## How to complete this task
Send back every record exactly.

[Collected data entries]
----

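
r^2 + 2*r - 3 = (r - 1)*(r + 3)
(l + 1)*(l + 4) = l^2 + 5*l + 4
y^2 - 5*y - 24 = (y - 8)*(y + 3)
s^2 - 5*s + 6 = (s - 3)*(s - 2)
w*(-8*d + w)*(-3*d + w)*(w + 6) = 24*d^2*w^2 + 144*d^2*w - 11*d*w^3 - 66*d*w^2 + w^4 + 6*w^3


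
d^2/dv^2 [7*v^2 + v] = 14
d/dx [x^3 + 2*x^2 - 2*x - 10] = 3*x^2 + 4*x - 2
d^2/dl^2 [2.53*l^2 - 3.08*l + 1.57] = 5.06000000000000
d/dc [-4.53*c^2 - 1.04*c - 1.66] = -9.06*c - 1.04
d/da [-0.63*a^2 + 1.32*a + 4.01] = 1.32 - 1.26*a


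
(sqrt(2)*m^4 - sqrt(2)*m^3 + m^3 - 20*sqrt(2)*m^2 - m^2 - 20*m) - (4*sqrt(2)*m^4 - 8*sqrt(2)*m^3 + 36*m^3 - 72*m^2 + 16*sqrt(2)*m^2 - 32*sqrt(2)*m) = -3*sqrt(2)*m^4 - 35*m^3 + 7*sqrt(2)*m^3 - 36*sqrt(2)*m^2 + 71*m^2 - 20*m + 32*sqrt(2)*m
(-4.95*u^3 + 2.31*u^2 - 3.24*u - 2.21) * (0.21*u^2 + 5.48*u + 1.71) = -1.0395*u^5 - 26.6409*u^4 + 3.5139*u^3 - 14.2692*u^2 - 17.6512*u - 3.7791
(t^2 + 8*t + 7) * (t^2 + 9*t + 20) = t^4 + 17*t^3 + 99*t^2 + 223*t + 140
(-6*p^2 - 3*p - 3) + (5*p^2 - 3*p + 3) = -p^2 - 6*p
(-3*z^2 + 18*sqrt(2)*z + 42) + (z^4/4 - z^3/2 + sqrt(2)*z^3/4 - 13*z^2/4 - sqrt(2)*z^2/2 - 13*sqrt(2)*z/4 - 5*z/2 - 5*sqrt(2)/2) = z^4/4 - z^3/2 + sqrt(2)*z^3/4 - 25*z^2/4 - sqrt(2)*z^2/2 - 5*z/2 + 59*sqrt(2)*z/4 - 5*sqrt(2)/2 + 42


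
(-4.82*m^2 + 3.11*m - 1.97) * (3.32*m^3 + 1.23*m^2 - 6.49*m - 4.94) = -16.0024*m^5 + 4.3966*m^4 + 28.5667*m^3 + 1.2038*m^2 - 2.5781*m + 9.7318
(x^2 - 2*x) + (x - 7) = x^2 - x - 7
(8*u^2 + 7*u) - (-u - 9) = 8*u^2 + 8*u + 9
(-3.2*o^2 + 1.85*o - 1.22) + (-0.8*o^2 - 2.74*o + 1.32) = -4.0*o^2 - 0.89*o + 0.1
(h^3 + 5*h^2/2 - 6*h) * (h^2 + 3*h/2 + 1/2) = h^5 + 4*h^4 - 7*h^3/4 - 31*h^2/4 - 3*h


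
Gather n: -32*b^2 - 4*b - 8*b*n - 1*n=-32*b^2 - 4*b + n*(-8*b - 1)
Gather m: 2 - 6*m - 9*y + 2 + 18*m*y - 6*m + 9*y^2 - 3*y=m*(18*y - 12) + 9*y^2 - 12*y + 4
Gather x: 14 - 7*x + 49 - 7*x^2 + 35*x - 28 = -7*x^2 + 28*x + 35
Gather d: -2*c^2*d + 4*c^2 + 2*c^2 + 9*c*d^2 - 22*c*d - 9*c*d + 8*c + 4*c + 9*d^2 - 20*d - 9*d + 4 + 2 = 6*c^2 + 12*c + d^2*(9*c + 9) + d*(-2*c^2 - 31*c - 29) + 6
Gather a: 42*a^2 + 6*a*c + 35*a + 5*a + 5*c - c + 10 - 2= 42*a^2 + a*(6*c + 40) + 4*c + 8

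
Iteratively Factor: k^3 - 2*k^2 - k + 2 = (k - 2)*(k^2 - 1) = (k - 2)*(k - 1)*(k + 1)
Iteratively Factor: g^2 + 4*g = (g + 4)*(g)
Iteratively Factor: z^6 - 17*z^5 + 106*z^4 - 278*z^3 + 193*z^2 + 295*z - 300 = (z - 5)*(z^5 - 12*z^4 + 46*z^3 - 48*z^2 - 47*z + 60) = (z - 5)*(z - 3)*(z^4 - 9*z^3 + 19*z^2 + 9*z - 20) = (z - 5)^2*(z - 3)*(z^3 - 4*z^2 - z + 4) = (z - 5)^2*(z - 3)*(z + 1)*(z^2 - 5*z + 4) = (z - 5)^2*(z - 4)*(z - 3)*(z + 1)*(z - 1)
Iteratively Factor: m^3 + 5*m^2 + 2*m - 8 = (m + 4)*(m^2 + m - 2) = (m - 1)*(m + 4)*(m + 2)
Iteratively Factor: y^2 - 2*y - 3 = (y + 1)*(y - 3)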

----

## Task response
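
r^2 + 2*r - 3 = (r - 1)*(r + 3)
(l + 1)*(l + 4) = l^2 + 5*l + 4
y^2 - 5*y - 24 = (y - 8)*(y + 3)
s^2 - 5*s + 6 = (s - 3)*(s - 2)
w*(-8*d + w)*(-3*d + w)*(w + 6) = 24*d^2*w^2 + 144*d^2*w - 11*d*w^3 - 66*d*w^2 + w^4 + 6*w^3


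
d^2/dv^2 [7*v^2 + v] = 14
d/dx [x^3 + 2*x^2 - 2*x - 10] = 3*x^2 + 4*x - 2
d^2/dl^2 [2.53*l^2 - 3.08*l + 1.57] = 5.06000000000000
d/dc [-4.53*c^2 - 1.04*c - 1.66] = -9.06*c - 1.04
d/da [-0.63*a^2 + 1.32*a + 4.01] = 1.32 - 1.26*a


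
(sqrt(2)*m^4 - sqrt(2)*m^3 + m^3 - 20*sqrt(2)*m^2 - m^2 - 20*m) - (4*sqrt(2)*m^4 - 8*sqrt(2)*m^3 + 36*m^3 - 72*m^2 + 16*sqrt(2)*m^2 - 32*sqrt(2)*m) = -3*sqrt(2)*m^4 - 35*m^3 + 7*sqrt(2)*m^3 - 36*sqrt(2)*m^2 + 71*m^2 - 20*m + 32*sqrt(2)*m
(-4.95*u^3 + 2.31*u^2 - 3.24*u - 2.21) * (0.21*u^2 + 5.48*u + 1.71) = -1.0395*u^5 - 26.6409*u^4 + 3.5139*u^3 - 14.2692*u^2 - 17.6512*u - 3.7791
(t^2 + 8*t + 7) * (t^2 + 9*t + 20) = t^4 + 17*t^3 + 99*t^2 + 223*t + 140
(-6*p^2 - 3*p - 3) + (5*p^2 - 3*p + 3) = -p^2 - 6*p
(-3*z^2 + 18*sqrt(2)*z + 42) + (z^4/4 - z^3/2 + sqrt(2)*z^3/4 - 13*z^2/4 - sqrt(2)*z^2/2 - 13*sqrt(2)*z/4 - 5*z/2 - 5*sqrt(2)/2) = z^4/4 - z^3/2 + sqrt(2)*z^3/4 - 25*z^2/4 - sqrt(2)*z^2/2 - 5*z/2 + 59*sqrt(2)*z/4 - 5*sqrt(2)/2 + 42


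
(-4.82*m^2 + 3.11*m - 1.97) * (3.32*m^3 + 1.23*m^2 - 6.49*m - 4.94) = -16.0024*m^5 + 4.3966*m^4 + 28.5667*m^3 + 1.2038*m^2 - 2.5781*m + 9.7318
(x^2 - 2*x) + (x - 7) = x^2 - x - 7
(8*u^2 + 7*u) - (-u - 9) = 8*u^2 + 8*u + 9
(-3.2*o^2 + 1.85*o - 1.22) + (-0.8*o^2 - 2.74*o + 1.32) = -4.0*o^2 - 0.89*o + 0.1
(h^3 + 5*h^2/2 - 6*h) * (h^2 + 3*h/2 + 1/2) = h^5 + 4*h^4 - 7*h^3/4 - 31*h^2/4 - 3*h


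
Gather n: -32*b^2 - 4*b - 8*b*n - 1*n=-32*b^2 - 4*b + n*(-8*b - 1)
Gather m: 2 - 6*m - 9*y + 2 + 18*m*y - 6*m + 9*y^2 - 3*y=m*(18*y - 12) + 9*y^2 - 12*y + 4
Gather x: 14 - 7*x + 49 - 7*x^2 + 35*x - 28 = -7*x^2 + 28*x + 35
Gather d: -2*c^2*d + 4*c^2 + 2*c^2 + 9*c*d^2 - 22*c*d - 9*c*d + 8*c + 4*c + 9*d^2 - 20*d - 9*d + 4 + 2 = 6*c^2 + 12*c + d^2*(9*c + 9) + d*(-2*c^2 - 31*c - 29) + 6
Gather a: 42*a^2 + 6*a*c + 35*a + 5*a + 5*c - c + 10 - 2= 42*a^2 + a*(6*c + 40) + 4*c + 8

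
Iteratively Factor: k^3 - 2*k^2 - k + 2 = (k - 2)*(k^2 - 1) = (k - 2)*(k - 1)*(k + 1)
Iteratively Factor: g^2 + 4*g = (g + 4)*(g)
Iteratively Factor: z^6 - 17*z^5 + 106*z^4 - 278*z^3 + 193*z^2 + 295*z - 300 = (z - 5)*(z^5 - 12*z^4 + 46*z^3 - 48*z^2 - 47*z + 60) = (z - 5)*(z - 3)*(z^4 - 9*z^3 + 19*z^2 + 9*z - 20) = (z - 5)^2*(z - 3)*(z^3 - 4*z^2 - z + 4) = (z - 5)^2*(z - 3)*(z + 1)*(z^2 - 5*z + 4) = (z - 5)^2*(z - 4)*(z - 3)*(z + 1)*(z - 1)
Iteratively Factor: m^3 + 5*m^2 + 2*m - 8 = (m + 4)*(m^2 + m - 2) = (m - 1)*(m + 4)*(m + 2)
Iteratively Factor: y^2 - 2*y - 3 = (y + 1)*(y - 3)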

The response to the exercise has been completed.